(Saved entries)
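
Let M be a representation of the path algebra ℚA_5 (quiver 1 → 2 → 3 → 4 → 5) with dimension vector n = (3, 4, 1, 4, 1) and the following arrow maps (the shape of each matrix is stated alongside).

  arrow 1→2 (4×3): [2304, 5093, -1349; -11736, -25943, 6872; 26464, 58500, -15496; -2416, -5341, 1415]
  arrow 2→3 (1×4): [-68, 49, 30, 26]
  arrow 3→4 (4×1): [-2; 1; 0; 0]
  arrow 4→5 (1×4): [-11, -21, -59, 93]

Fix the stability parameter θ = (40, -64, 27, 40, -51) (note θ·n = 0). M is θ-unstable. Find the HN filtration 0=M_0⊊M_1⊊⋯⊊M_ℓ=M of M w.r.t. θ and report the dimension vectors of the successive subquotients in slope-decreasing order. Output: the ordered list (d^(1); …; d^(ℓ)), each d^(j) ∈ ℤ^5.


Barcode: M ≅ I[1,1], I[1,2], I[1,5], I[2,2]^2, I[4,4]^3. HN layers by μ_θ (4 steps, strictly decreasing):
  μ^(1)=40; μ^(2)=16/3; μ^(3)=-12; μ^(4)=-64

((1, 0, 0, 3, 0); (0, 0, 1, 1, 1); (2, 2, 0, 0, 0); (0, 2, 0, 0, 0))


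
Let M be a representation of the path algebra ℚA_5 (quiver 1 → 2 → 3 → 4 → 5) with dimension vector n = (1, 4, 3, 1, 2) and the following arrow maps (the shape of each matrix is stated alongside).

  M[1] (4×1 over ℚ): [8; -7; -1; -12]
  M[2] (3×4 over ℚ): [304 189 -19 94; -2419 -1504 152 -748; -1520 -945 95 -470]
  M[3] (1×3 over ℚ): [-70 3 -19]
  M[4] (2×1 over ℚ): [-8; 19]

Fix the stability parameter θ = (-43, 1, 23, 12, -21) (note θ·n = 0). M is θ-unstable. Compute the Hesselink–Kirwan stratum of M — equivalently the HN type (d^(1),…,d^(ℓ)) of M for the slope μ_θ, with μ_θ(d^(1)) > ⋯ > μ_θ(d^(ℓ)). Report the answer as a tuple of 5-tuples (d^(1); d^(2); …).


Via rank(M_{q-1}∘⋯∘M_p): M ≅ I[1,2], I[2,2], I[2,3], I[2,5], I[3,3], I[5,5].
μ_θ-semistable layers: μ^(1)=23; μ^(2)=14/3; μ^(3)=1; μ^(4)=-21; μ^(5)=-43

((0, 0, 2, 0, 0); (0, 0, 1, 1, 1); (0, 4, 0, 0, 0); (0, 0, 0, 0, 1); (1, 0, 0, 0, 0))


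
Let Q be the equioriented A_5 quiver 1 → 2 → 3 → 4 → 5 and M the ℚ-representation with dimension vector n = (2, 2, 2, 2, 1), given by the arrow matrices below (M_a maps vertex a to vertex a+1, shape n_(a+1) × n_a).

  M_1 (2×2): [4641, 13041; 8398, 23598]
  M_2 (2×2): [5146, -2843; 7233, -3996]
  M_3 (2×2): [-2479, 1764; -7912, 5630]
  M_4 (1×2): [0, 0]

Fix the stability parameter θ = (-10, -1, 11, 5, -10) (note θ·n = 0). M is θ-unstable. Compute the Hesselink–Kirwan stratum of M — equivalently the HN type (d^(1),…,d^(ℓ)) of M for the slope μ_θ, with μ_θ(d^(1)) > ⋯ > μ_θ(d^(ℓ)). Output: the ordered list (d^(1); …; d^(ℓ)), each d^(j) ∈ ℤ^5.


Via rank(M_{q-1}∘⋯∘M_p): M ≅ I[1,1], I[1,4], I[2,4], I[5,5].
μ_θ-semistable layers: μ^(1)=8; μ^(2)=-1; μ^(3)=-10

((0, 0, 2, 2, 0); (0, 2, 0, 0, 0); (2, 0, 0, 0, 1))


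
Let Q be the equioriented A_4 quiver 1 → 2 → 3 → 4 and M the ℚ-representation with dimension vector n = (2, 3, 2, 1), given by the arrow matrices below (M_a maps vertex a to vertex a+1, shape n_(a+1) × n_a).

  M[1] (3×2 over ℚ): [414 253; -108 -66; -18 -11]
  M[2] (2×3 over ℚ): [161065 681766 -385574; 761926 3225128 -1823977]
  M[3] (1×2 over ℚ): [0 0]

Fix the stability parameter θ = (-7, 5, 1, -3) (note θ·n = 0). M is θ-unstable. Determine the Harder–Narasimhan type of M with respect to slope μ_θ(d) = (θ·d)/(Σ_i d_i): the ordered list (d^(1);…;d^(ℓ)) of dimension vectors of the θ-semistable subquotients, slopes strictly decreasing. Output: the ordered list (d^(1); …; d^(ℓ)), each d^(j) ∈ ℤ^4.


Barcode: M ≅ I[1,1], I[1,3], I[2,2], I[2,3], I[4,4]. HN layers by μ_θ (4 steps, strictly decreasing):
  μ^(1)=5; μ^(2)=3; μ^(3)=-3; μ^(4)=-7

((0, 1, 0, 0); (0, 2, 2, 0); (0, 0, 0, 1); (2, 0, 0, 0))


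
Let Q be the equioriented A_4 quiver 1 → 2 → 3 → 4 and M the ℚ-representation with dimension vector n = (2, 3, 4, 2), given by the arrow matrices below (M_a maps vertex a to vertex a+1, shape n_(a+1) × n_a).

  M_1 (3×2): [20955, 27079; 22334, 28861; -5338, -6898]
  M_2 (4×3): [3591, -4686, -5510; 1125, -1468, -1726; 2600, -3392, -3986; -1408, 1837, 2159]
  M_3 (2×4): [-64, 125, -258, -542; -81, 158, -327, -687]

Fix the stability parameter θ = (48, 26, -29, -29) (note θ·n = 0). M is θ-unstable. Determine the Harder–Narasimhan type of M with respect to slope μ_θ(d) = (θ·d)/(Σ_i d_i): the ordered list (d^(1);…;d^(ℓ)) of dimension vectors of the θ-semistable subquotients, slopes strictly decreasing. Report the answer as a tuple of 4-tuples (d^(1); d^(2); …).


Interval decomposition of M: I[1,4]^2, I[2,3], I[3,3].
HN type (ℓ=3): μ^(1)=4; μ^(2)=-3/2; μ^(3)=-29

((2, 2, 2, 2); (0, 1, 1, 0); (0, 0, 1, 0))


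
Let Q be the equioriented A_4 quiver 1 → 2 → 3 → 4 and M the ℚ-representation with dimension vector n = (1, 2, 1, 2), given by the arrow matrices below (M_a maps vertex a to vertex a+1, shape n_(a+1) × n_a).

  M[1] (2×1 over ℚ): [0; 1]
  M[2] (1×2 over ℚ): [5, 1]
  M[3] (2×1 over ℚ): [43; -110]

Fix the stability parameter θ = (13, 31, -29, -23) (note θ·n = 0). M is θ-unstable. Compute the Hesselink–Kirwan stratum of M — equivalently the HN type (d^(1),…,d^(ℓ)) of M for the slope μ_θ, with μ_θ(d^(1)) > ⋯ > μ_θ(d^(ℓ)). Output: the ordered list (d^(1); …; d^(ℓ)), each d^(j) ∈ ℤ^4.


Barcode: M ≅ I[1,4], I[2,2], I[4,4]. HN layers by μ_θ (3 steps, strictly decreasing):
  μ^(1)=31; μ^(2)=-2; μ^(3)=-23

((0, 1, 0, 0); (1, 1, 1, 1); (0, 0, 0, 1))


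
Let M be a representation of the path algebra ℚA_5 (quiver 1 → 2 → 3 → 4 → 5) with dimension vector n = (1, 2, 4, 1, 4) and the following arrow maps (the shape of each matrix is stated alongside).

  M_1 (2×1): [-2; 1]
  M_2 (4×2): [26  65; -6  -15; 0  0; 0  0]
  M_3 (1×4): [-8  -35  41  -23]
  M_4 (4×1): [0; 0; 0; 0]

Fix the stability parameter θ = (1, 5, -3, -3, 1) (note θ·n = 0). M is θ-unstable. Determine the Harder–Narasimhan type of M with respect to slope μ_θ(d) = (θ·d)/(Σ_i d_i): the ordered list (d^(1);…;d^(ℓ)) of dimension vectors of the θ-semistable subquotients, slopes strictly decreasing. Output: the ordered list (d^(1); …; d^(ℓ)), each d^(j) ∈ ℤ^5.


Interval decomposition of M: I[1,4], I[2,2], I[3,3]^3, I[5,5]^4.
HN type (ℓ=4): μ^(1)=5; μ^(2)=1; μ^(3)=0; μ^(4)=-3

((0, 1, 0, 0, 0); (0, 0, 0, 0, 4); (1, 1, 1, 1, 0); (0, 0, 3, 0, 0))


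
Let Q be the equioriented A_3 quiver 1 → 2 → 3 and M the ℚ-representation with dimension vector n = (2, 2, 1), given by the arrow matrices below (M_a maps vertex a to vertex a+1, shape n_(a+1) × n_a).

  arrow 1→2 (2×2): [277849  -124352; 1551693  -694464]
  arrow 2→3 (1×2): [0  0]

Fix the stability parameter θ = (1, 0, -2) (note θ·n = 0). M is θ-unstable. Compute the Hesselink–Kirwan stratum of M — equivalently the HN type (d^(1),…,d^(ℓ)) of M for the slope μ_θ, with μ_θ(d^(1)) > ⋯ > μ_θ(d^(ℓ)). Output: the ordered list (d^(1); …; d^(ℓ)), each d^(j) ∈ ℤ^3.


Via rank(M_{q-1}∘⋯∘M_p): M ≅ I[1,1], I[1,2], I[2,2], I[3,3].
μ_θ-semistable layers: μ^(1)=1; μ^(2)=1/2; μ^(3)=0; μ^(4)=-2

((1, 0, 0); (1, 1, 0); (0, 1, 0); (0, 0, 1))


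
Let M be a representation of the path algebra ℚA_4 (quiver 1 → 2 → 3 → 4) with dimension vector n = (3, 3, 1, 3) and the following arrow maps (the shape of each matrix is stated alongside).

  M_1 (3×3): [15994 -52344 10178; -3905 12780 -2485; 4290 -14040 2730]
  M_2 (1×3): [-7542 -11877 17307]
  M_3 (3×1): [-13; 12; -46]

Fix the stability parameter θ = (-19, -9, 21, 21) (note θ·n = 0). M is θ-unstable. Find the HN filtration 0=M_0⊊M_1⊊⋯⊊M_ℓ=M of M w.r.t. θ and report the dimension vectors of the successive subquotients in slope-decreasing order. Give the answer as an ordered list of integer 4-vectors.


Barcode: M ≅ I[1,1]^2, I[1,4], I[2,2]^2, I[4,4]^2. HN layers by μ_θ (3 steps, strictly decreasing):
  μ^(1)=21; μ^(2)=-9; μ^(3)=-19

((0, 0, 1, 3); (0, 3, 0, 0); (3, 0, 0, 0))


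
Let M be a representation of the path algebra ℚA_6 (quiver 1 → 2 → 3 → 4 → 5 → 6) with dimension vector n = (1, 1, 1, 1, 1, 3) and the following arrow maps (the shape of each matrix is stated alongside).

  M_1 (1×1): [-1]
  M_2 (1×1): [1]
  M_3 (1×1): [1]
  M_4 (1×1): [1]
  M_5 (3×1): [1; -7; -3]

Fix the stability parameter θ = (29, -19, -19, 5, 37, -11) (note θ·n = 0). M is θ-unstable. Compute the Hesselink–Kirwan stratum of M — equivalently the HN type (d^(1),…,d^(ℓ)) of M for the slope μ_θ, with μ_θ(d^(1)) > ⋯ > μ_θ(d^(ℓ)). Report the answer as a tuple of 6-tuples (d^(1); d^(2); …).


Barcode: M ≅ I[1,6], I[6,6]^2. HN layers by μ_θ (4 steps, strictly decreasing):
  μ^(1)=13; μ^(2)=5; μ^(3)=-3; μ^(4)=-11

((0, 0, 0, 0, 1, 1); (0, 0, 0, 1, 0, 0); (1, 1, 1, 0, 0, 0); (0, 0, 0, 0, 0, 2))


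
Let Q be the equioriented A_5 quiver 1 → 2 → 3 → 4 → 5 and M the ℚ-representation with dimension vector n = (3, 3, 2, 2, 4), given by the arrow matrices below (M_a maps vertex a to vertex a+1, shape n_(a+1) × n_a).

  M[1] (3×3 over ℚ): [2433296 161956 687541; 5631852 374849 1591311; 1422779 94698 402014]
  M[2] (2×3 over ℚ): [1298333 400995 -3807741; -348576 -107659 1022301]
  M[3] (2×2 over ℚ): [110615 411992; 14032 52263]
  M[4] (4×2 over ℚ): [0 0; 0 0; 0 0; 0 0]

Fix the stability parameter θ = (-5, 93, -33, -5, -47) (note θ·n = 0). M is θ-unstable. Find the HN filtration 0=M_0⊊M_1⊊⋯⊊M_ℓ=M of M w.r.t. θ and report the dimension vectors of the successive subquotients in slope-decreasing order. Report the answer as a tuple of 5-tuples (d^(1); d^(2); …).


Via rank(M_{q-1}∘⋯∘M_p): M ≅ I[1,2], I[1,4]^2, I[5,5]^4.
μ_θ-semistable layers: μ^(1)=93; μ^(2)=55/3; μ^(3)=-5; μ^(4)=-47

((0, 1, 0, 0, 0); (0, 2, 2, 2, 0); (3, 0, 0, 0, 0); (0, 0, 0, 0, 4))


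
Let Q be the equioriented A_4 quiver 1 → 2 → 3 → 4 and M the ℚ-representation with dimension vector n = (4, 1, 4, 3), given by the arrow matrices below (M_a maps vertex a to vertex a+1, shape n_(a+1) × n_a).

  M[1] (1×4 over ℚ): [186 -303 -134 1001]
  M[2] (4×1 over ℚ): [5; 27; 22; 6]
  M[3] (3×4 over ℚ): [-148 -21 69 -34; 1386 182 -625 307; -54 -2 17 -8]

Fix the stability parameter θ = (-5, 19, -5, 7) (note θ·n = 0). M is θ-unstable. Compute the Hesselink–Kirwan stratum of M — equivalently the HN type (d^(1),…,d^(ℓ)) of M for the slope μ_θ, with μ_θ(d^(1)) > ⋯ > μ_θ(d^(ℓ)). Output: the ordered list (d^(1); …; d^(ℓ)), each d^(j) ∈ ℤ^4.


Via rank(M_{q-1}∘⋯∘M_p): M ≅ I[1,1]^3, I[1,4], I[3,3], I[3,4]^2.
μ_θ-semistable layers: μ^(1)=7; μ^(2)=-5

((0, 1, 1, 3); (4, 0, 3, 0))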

= Directions =
Given the records above, reproduce precisely and only the lines between the line holding "Let M be a representation of the path algebra ℚA_4" and the line holding "M_3 (3×1): [-13; 12; -46]", inclusive.

= Exercise answer =
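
Let M be a representation of the path algebra ℚA_4 (quiver 1 → 2 → 3 → 4) with dimension vector n = (3, 3, 1, 3) and the following arrow maps (the shape of each matrix is stated alongside).

  M_1 (3×3): [15994 -52344 10178; -3905 12780 -2485; 4290 -14040 2730]
  M_2 (1×3): [-7542 -11877 17307]
  M_3 (3×1): [-13; 12; -46]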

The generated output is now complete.